*** Data to process Section Begins ***

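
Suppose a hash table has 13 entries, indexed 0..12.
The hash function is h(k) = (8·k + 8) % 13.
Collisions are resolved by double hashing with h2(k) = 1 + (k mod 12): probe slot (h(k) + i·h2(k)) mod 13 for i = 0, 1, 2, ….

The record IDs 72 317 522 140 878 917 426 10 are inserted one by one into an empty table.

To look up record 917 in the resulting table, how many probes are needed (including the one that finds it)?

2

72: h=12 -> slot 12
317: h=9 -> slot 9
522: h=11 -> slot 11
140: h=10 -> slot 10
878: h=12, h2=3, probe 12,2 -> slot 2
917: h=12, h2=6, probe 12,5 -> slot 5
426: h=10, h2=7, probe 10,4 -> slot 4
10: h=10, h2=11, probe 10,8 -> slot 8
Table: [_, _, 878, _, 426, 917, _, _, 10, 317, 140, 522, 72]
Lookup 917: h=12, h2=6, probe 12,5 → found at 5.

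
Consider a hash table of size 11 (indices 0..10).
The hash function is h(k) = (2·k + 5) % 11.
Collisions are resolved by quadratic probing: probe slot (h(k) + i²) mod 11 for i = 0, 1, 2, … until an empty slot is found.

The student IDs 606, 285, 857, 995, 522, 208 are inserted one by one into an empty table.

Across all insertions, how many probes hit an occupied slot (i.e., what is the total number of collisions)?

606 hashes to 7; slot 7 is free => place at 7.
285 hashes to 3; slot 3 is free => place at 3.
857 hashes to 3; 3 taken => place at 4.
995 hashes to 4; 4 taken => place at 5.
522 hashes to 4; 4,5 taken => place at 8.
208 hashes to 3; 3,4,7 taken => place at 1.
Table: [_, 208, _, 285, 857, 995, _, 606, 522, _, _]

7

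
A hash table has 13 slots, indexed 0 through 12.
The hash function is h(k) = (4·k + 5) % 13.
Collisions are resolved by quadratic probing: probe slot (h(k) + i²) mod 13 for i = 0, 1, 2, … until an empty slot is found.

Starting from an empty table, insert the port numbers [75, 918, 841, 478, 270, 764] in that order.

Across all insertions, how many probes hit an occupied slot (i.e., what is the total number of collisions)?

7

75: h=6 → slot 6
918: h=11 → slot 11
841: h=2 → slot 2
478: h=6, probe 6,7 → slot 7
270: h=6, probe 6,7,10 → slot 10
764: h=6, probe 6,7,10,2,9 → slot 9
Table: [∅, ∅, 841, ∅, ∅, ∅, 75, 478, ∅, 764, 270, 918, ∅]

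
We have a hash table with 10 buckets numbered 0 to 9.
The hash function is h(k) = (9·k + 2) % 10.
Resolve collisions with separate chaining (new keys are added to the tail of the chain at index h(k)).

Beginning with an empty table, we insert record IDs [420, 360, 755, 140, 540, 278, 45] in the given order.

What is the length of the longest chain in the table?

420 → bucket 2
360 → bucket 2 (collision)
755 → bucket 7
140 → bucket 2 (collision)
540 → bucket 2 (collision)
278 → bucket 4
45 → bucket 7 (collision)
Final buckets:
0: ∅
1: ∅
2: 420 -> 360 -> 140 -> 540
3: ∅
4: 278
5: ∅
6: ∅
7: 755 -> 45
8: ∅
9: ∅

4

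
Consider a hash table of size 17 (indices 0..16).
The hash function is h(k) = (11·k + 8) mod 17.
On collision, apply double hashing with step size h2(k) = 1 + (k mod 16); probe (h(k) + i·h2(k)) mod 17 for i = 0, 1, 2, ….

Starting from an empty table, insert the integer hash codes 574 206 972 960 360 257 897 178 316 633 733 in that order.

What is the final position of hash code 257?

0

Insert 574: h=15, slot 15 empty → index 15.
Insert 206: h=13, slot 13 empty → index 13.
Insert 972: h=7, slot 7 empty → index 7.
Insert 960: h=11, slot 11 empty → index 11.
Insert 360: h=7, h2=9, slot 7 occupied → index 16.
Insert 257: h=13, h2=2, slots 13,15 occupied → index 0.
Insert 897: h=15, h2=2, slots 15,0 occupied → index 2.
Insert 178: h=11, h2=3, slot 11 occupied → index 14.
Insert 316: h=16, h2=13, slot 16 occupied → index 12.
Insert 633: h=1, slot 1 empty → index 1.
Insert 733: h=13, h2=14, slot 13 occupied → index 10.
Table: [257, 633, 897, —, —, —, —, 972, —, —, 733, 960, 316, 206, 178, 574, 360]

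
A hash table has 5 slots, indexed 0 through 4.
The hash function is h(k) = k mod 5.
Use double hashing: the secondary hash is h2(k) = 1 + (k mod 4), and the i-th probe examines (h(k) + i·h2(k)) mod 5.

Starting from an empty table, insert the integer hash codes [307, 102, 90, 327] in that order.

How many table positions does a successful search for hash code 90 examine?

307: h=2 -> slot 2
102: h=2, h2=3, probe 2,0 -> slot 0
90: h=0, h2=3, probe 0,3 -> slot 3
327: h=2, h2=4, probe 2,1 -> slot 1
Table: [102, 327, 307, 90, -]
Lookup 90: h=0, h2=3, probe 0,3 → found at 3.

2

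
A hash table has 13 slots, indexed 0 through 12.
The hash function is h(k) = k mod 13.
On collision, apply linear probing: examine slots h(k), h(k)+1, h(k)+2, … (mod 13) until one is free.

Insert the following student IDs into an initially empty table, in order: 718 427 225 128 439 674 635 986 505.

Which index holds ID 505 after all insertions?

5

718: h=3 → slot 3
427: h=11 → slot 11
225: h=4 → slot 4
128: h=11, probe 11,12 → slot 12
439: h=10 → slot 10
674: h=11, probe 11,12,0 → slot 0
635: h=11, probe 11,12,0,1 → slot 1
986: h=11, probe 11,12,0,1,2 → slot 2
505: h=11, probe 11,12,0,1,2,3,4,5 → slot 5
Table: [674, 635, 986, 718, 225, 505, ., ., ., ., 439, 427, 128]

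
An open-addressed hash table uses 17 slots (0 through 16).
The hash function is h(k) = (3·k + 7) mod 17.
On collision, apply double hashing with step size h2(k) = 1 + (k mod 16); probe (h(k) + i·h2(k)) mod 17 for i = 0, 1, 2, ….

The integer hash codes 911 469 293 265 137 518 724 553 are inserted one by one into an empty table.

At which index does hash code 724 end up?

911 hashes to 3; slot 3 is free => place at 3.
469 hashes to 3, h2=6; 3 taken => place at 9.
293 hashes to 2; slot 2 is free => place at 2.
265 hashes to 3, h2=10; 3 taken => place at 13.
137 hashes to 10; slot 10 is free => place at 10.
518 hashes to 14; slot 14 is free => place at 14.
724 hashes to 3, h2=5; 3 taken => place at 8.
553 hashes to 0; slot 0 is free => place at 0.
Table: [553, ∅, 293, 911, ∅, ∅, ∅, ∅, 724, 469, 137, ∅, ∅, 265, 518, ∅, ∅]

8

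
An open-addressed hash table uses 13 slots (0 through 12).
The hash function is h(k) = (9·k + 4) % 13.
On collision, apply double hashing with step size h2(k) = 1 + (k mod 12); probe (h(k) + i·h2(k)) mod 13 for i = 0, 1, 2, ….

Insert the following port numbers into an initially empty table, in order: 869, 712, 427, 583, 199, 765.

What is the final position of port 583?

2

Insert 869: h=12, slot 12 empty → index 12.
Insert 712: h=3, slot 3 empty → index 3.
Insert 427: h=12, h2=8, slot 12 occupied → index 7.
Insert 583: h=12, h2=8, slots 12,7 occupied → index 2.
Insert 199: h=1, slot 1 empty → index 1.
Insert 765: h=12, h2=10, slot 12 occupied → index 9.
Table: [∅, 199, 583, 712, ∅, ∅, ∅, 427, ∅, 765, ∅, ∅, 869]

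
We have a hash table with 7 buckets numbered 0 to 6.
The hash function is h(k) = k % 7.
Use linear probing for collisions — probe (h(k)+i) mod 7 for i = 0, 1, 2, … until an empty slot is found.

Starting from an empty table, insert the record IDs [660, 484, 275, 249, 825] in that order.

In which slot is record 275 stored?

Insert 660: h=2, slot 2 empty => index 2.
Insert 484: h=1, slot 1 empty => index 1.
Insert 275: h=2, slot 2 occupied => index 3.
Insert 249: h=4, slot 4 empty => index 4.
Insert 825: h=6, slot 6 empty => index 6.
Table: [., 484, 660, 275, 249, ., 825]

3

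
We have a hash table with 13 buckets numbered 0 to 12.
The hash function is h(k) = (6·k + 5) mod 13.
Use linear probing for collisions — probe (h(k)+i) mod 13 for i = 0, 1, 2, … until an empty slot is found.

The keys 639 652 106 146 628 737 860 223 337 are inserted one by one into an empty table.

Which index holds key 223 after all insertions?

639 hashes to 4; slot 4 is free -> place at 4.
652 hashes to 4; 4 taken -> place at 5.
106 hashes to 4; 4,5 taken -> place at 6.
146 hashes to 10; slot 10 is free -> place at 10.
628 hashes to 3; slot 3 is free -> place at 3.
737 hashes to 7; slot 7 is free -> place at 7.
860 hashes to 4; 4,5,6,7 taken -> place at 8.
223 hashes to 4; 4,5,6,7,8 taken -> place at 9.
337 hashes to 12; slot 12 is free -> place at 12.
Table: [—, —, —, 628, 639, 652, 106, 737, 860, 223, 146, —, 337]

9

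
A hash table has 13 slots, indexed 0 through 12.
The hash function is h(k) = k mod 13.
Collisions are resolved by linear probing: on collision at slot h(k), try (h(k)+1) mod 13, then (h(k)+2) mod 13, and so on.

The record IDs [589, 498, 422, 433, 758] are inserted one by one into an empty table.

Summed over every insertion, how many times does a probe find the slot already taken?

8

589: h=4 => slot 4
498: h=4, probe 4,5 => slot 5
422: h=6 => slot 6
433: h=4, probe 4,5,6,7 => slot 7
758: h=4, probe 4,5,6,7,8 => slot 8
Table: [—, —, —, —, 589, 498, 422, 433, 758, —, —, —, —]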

*** Data to process Section Ends ***

Task item – Nothing but the lines from the beginning of the records through the line with "The hash function is h(k) = (4·k + 5) % 13." should appear, each printed exactly.

Task solution –
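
Suppose a hash table has 13 entries, indexed 0..12.
The hash function is h(k) = (8·k + 8) % 13.
Collisions are resolved by double hashing with h2(k) = 1 + (k mod 12): probe slot (h(k) + i·h2(k)) mod 13 for i = 0, 1, 2, ….

The record IDs 72 317 522 140 878 917 426 10 are inserted one by one into an empty table.

To look up record 917 in the resulting table, how many probes are needed (including the one that finds it)?

2

72: h=12 -> slot 12
317: h=9 -> slot 9
522: h=11 -> slot 11
140: h=10 -> slot 10
878: h=12, h2=3, probe 12,2 -> slot 2
917: h=12, h2=6, probe 12,5 -> slot 5
426: h=10, h2=7, probe 10,4 -> slot 4
10: h=10, h2=11, probe 10,8 -> slot 8
Table: [_, _, 878, _, 426, 917, _, _, 10, 317, 140, 522, 72]
Lookup 917: h=12, h2=6, probe 12,5 → found at 5.

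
Consider a hash table of size 11 (indices 0..10).
The hash function is h(k) = (2·k + 5) % 11.
Collisions are resolved by quadratic probing: probe slot (h(k) + i²) mod 11 for i = 0, 1, 2, … until an empty slot is found.

The student IDs 606, 285, 857, 995, 522, 208 are inserted one by one into an empty table.

Across all insertions, how many probes hit an occupied slot (i.e., what is the total number of collisions)?

606 hashes to 7; slot 7 is free => place at 7.
285 hashes to 3; slot 3 is free => place at 3.
857 hashes to 3; 3 taken => place at 4.
995 hashes to 4; 4 taken => place at 5.
522 hashes to 4; 4,5 taken => place at 8.
208 hashes to 3; 3,4,7 taken => place at 1.
Table: [_, 208, _, 285, 857, 995, _, 606, 522, _, _]

7

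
A hash table has 13 slots, indexed 0 through 12.
The hash function is h(k) = (4·k + 5) % 13.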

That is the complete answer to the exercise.